What to do -
One number is the expected answer: the count of lines in the material below containing the word "switch".

· · · ·

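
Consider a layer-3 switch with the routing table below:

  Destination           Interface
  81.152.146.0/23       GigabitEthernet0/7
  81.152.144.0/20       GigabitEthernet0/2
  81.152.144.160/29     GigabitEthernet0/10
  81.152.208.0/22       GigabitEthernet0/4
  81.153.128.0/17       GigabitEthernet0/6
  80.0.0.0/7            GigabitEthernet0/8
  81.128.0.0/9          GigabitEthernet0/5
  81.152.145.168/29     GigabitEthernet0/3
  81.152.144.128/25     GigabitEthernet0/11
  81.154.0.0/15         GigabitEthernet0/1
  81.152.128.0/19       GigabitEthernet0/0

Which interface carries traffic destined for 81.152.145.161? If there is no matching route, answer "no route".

Routes whose prefix contains 81.152.145.161:
  80.0.0.0/7 (80.0.0.0 - 81.255.255.255) -> GigabitEthernet0/8
  81.128.0.0/9 (81.128.0.0 - 81.255.255.255) -> GigabitEthernet0/5
  81.152.128.0/19 (81.152.128.0 - 81.152.159.255) -> GigabitEthernet0/0
  81.152.144.0/20 (81.152.144.0 - 81.152.159.255) -> GigabitEthernet0/2
More-specific entries that do NOT match:
  81.152.144.160/29 (81.152.144.160 - 81.152.144.167) does not contain 81.152.145.161
  81.152.145.168/29 (81.152.145.168 - 81.152.145.175) does not contain 81.152.145.161
  81.152.144.128/25 (81.152.144.128 - 81.152.144.255) does not contain 81.152.145.161
  81.152.146.0/23 (81.152.146.0 - 81.152.147.255) does not contain 81.152.145.161
  81.152.208.0/22 (81.152.208.0 - 81.152.211.255) does not contain 81.152.145.161
Longest matching prefix is /20 -> interface GigabitEthernet0/2.

GigabitEthernet0/2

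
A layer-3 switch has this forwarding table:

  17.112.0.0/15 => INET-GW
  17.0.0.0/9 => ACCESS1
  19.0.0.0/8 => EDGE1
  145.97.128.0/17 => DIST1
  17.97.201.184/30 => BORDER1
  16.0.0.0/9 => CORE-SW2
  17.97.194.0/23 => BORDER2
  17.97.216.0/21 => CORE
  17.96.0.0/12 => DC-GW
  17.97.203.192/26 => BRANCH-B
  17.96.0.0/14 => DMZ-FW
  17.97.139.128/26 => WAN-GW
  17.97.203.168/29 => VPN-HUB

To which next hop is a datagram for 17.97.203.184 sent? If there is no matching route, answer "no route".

Routes whose prefix contains 17.97.203.184:
  17.0.0.0/9 (17.0.0.0 - 17.127.255.255) -> ACCESS1
  17.96.0.0/12 (17.96.0.0 - 17.111.255.255) -> DC-GW
  17.96.0.0/14 (17.96.0.0 - 17.99.255.255) -> DMZ-FW
More-specific entries that do NOT match:
  17.97.201.184/30 (17.97.201.184 - 17.97.201.187) does not contain 17.97.203.184
  17.97.203.168/29 (17.97.203.168 - 17.97.203.175) does not contain 17.97.203.184
  17.97.203.192/26 (17.97.203.192 - 17.97.203.255) does not contain 17.97.203.184
  17.97.139.128/26 (17.97.139.128 - 17.97.139.191) does not contain 17.97.203.184
  17.97.194.0/23 (17.97.194.0 - 17.97.195.255) does not contain 17.97.203.184
  17.97.216.0/21 (17.97.216.0 - 17.97.223.255) does not contain 17.97.203.184
  145.97.128.0/17 (145.97.128.0 - 145.97.255.255) does not contain 17.97.203.184
  17.112.0.0/15 (17.112.0.0 - 17.113.255.255) does not contain 17.97.203.184
Longest matching prefix is /14 -> next hop DMZ-FW.

DMZ-FW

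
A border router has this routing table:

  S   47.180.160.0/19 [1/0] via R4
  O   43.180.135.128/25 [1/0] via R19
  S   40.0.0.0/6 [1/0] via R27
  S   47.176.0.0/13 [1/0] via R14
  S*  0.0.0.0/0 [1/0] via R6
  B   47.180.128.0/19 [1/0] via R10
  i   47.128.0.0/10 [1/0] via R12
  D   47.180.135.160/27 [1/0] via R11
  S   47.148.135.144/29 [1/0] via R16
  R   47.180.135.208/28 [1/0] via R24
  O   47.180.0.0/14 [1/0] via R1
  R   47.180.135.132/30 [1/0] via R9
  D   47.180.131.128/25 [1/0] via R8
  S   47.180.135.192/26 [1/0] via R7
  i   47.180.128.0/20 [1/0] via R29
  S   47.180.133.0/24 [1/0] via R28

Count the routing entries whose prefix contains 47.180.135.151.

Prefixes containing 47.180.135.151:
  0.0.0.0/0 (default, matches everything)
  47.128.0.0/10 (47.128.0.0 - 47.191.255.255)
  47.176.0.0/13 (47.176.0.0 - 47.183.255.255)
  47.180.0.0/14 (47.180.0.0 - 47.183.255.255)
  47.180.128.0/19 (47.180.128.0 - 47.180.159.255)
  47.180.128.0/20 (47.180.128.0 - 47.180.143.255)
Total matching entries: 6.

6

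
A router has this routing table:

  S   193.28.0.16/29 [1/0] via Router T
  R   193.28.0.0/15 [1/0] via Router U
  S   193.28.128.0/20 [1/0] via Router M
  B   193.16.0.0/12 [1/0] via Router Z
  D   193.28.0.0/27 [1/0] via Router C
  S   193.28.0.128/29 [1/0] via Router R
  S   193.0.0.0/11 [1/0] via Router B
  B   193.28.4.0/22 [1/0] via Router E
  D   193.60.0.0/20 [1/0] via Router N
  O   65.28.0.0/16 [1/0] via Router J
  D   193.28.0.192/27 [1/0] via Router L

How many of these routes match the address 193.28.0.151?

Prefixes containing 193.28.0.151:
  193.0.0.0/11 (193.0.0.0 - 193.31.255.255)
  193.16.0.0/12 (193.16.0.0 - 193.31.255.255)
  193.28.0.0/15 (193.28.0.0 - 193.29.255.255)
Total matching entries: 3.

3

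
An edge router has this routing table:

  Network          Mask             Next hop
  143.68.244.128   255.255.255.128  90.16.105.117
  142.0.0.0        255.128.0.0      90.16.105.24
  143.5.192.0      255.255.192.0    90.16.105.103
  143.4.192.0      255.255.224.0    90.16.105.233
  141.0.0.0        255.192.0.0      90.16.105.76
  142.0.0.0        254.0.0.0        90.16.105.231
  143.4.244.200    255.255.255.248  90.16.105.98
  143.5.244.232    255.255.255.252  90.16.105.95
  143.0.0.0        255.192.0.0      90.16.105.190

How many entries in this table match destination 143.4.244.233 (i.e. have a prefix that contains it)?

2

Prefixes containing 143.4.244.233:
  142.0.0.0/7 (142.0.0.0 - 143.255.255.255)
  143.0.0.0/10 (143.0.0.0 - 143.63.255.255)
Total matching entries: 2.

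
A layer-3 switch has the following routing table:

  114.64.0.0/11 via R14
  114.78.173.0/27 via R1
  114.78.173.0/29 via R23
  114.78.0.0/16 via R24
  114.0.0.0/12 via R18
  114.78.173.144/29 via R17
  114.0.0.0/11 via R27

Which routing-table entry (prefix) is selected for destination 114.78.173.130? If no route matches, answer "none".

Entries matching 114.78.173.130:
  114.64.0.0/11 (114.64.0.0 - 114.95.255.255)
  114.78.0.0/16 (114.78.0.0 - 114.78.255.255)
Most specific is 114.78.0.0/16.

114.78.0.0/16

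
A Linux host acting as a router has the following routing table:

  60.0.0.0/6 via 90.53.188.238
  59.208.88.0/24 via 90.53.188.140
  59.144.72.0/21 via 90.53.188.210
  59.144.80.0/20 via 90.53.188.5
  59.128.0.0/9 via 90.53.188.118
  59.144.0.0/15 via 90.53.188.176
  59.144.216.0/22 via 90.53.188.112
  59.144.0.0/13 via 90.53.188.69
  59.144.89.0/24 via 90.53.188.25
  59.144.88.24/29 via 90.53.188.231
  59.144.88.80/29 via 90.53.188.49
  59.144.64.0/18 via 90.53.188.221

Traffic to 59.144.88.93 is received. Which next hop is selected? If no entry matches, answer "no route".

Routes whose prefix contains 59.144.88.93:
  59.128.0.0/9 (59.128.0.0 - 59.255.255.255) -> 90.53.188.118
  59.144.0.0/13 (59.144.0.0 - 59.151.255.255) -> 90.53.188.69
  59.144.0.0/15 (59.144.0.0 - 59.145.255.255) -> 90.53.188.176
  59.144.64.0/18 (59.144.64.0 - 59.144.127.255) -> 90.53.188.221
  59.144.80.0/20 (59.144.80.0 - 59.144.95.255) -> 90.53.188.5
More-specific entries that do NOT match:
  59.144.88.24/29 (59.144.88.24 - 59.144.88.31) does not contain 59.144.88.93
  59.144.88.80/29 (59.144.88.80 - 59.144.88.87) does not contain 59.144.88.93
  59.208.88.0/24 (59.208.88.0 - 59.208.88.255) does not contain 59.144.88.93
  59.144.89.0/24 (59.144.89.0 - 59.144.89.255) does not contain 59.144.88.93
  59.144.216.0/22 (59.144.216.0 - 59.144.219.255) does not contain 59.144.88.93
  59.144.72.0/21 (59.144.72.0 - 59.144.79.255) does not contain 59.144.88.93
Longest matching prefix is /20 -> next hop 90.53.188.5.

90.53.188.5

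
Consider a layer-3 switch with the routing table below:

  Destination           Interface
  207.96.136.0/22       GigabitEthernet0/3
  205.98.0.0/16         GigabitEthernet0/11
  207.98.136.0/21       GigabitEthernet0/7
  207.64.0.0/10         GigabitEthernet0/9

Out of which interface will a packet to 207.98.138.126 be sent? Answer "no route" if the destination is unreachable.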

· · · ·

Solved problem -
4